• **INSTRUCTIONS FOR THE TASK**
Your output should be the entries below, exact in every detail.

• **RECORDS SUPPLIED**
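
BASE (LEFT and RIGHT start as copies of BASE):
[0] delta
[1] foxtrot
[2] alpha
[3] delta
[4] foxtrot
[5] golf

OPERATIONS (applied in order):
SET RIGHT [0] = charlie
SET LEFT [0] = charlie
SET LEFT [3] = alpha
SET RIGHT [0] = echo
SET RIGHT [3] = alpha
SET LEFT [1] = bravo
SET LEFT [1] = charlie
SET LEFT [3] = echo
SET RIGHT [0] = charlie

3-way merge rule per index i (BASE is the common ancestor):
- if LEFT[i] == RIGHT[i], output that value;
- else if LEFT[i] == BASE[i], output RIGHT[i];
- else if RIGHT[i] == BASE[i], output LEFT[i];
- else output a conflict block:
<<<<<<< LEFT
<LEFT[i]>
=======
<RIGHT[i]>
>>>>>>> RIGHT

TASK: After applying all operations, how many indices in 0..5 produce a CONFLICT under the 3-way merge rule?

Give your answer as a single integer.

Answer: 1

Derivation:
Final LEFT:  [charlie, charlie, alpha, echo, foxtrot, golf]
Final RIGHT: [charlie, foxtrot, alpha, alpha, foxtrot, golf]
i=0: L=charlie R=charlie -> agree -> charlie
i=1: L=charlie, R=foxtrot=BASE -> take LEFT -> charlie
i=2: L=alpha R=alpha -> agree -> alpha
i=3: BASE=delta L=echo R=alpha all differ -> CONFLICT
i=4: L=foxtrot R=foxtrot -> agree -> foxtrot
i=5: L=golf R=golf -> agree -> golf
Conflict count: 1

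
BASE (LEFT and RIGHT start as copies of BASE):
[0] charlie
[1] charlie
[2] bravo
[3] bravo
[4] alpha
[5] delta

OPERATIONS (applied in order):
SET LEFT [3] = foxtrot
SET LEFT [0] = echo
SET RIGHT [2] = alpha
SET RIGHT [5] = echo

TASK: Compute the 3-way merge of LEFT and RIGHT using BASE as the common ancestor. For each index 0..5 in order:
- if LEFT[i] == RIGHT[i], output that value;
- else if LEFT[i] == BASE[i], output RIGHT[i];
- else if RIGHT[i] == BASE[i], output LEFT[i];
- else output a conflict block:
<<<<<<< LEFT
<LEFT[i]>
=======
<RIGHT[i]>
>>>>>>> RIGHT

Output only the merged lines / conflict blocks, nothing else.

Final LEFT:  [echo, charlie, bravo, foxtrot, alpha, delta]
Final RIGHT: [charlie, charlie, alpha, bravo, alpha, echo]
i=0: L=echo, R=charlie=BASE -> take LEFT -> echo
i=1: L=charlie R=charlie -> agree -> charlie
i=2: L=bravo=BASE, R=alpha -> take RIGHT -> alpha
i=3: L=foxtrot, R=bravo=BASE -> take LEFT -> foxtrot
i=4: L=alpha R=alpha -> agree -> alpha
i=5: L=delta=BASE, R=echo -> take RIGHT -> echo

Answer: echo
charlie
alpha
foxtrot
alpha
echo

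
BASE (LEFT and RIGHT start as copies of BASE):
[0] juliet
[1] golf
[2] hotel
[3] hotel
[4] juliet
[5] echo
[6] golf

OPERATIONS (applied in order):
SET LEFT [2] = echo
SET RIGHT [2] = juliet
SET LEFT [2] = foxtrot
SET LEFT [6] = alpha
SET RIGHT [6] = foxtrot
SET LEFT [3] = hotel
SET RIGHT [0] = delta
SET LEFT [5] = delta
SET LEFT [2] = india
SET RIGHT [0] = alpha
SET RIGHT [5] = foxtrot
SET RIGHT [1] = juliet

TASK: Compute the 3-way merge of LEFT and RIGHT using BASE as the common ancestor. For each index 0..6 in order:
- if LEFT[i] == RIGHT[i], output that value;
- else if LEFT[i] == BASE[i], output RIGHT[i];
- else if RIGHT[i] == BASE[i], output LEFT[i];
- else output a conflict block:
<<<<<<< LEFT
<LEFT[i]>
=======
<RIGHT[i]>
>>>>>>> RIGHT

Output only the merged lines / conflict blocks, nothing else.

Answer: alpha
juliet
<<<<<<< LEFT
india
=======
juliet
>>>>>>> RIGHT
hotel
juliet
<<<<<<< LEFT
delta
=======
foxtrot
>>>>>>> RIGHT
<<<<<<< LEFT
alpha
=======
foxtrot
>>>>>>> RIGHT

Derivation:
Final LEFT:  [juliet, golf, india, hotel, juliet, delta, alpha]
Final RIGHT: [alpha, juliet, juliet, hotel, juliet, foxtrot, foxtrot]
i=0: L=juliet=BASE, R=alpha -> take RIGHT -> alpha
i=1: L=golf=BASE, R=juliet -> take RIGHT -> juliet
i=2: BASE=hotel L=india R=juliet all differ -> CONFLICT
i=3: L=hotel R=hotel -> agree -> hotel
i=4: L=juliet R=juliet -> agree -> juliet
i=5: BASE=echo L=delta R=foxtrot all differ -> CONFLICT
i=6: BASE=golf L=alpha R=foxtrot all differ -> CONFLICT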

• **TASK ANSWER**
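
BASE (LEFT and RIGHT start as copies of BASE):
[0] delta
[1] foxtrot
[2] alpha
[3] delta
[4] foxtrot
[5] golf

OPERATIONS (applied in order):
SET RIGHT [0] = charlie
SET LEFT [0] = charlie
SET LEFT [3] = alpha
SET RIGHT [0] = echo
SET RIGHT [3] = alpha
SET LEFT [1] = bravo
SET LEFT [1] = charlie
SET LEFT [3] = echo
SET RIGHT [0] = charlie

3-way merge rule per index i (BASE is the common ancestor):
- if LEFT[i] == RIGHT[i], output that value;
- else if LEFT[i] == BASE[i], output RIGHT[i];
- else if RIGHT[i] == BASE[i], output LEFT[i];
- else output a conflict block:
<<<<<<< LEFT
<LEFT[i]>
=======
<RIGHT[i]>
>>>>>>> RIGHT

TASK: After applying all operations, how many indices in 0..5 produce a CONFLICT under the 3-way merge rule?

Give your answer as a single integer.

Answer: 1

Derivation:
Final LEFT:  [charlie, charlie, alpha, echo, foxtrot, golf]
Final RIGHT: [charlie, foxtrot, alpha, alpha, foxtrot, golf]
i=0: L=charlie R=charlie -> agree -> charlie
i=1: L=charlie, R=foxtrot=BASE -> take LEFT -> charlie
i=2: L=alpha R=alpha -> agree -> alpha
i=3: BASE=delta L=echo R=alpha all differ -> CONFLICT
i=4: L=foxtrot R=foxtrot -> agree -> foxtrot
i=5: L=golf R=golf -> agree -> golf
Conflict count: 1

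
BASE (LEFT and RIGHT start as copies of BASE):
[0] charlie
[1] charlie
[2] bravo
[3] bravo
[4] alpha
[5] delta

OPERATIONS (applied in order):
SET LEFT [3] = foxtrot
SET LEFT [0] = echo
SET RIGHT [2] = alpha
SET RIGHT [5] = echo

TASK: Compute the 3-way merge of LEFT and RIGHT using BASE as the common ancestor. For each index 0..5 in order:
- if LEFT[i] == RIGHT[i], output that value;
- else if LEFT[i] == BASE[i], output RIGHT[i];
- else if RIGHT[i] == BASE[i], output LEFT[i];
- else output a conflict block:
<<<<<<< LEFT
<LEFT[i]>
=======
<RIGHT[i]>
>>>>>>> RIGHT

Output only the merged lines / conflict blocks, nothing else.

Final LEFT:  [echo, charlie, bravo, foxtrot, alpha, delta]
Final RIGHT: [charlie, charlie, alpha, bravo, alpha, echo]
i=0: L=echo, R=charlie=BASE -> take LEFT -> echo
i=1: L=charlie R=charlie -> agree -> charlie
i=2: L=bravo=BASE, R=alpha -> take RIGHT -> alpha
i=3: L=foxtrot, R=bravo=BASE -> take LEFT -> foxtrot
i=4: L=alpha R=alpha -> agree -> alpha
i=5: L=delta=BASE, R=echo -> take RIGHT -> echo

Answer: echo
charlie
alpha
foxtrot
alpha
echo

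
BASE (LEFT and RIGHT start as copies of BASE):
[0] juliet
[1] golf
[2] hotel
[3] hotel
[4] juliet
[5] echo
[6] golf

OPERATIONS (applied in order):
SET LEFT [2] = echo
SET RIGHT [2] = juliet
SET LEFT [2] = foxtrot
SET LEFT [6] = alpha
SET RIGHT [6] = foxtrot
SET LEFT [3] = hotel
SET RIGHT [0] = delta
SET LEFT [5] = delta
SET LEFT [2] = india
SET RIGHT [0] = alpha
SET RIGHT [5] = foxtrot
SET RIGHT [1] = juliet

TASK: Compute the 3-way merge of LEFT and RIGHT using BASE as the common ancestor. For each index 0..6 in order:
- if LEFT[i] == RIGHT[i], output that value;
- else if LEFT[i] == BASE[i], output RIGHT[i];
- else if RIGHT[i] == BASE[i], output LEFT[i];
- else output a conflict block:
<<<<<<< LEFT
<LEFT[i]>
=======
<RIGHT[i]>
>>>>>>> RIGHT

Output only the merged lines / conflict blocks, nothing else.

Answer: alpha
juliet
<<<<<<< LEFT
india
=======
juliet
>>>>>>> RIGHT
hotel
juliet
<<<<<<< LEFT
delta
=======
foxtrot
>>>>>>> RIGHT
<<<<<<< LEFT
alpha
=======
foxtrot
>>>>>>> RIGHT

Derivation:
Final LEFT:  [juliet, golf, india, hotel, juliet, delta, alpha]
Final RIGHT: [alpha, juliet, juliet, hotel, juliet, foxtrot, foxtrot]
i=0: L=juliet=BASE, R=alpha -> take RIGHT -> alpha
i=1: L=golf=BASE, R=juliet -> take RIGHT -> juliet
i=2: BASE=hotel L=india R=juliet all differ -> CONFLICT
i=3: L=hotel R=hotel -> agree -> hotel
i=4: L=juliet R=juliet -> agree -> juliet
i=5: BASE=echo L=delta R=foxtrot all differ -> CONFLICT
i=6: BASE=golf L=alpha R=foxtrot all differ -> CONFLICT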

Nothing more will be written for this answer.